* TASK TO CARRY OUT *
Restate the entries below without a single change.

* AVAILABLE RECORDS *

[Start of section]

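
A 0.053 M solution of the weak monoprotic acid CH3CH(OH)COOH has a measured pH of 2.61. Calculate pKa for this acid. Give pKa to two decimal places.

[H+] = 10^(-2.61) = 2.45 × 10^-3 M
At equilibrium [HA] = 0.053 − 2.45 × 10^-3 = 5.05 × 10^-2 M
Ka = [H+][A-]/[HA] = (2.45 × 10^-3)² / 5.05 × 10^-2 = 1.19 × 10^-4
pKa = -log(1.19 × 10^-4) = 3.92

pKa = 3.92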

[End of section]

* RESPONSE TO THE TASK *
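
A 0.053 M solution of the weak monoprotic acid CH3CH(OH)COOH has a measured pH of 2.61. Calculate pKa for this acid. Give pKa to two decimal places.

[H+] = 10^(-2.61) = 2.45 × 10^-3 M
At equilibrium [HA] = 0.053 − 2.45 × 10^-3 = 5.05 × 10^-2 M
Ka = [H+][A-]/[HA] = (2.45 × 10^-3)² / 5.05 × 10^-2 = 1.19 × 10^-4
pKa = -log(1.19 × 10^-4) = 3.92

pKa = 3.92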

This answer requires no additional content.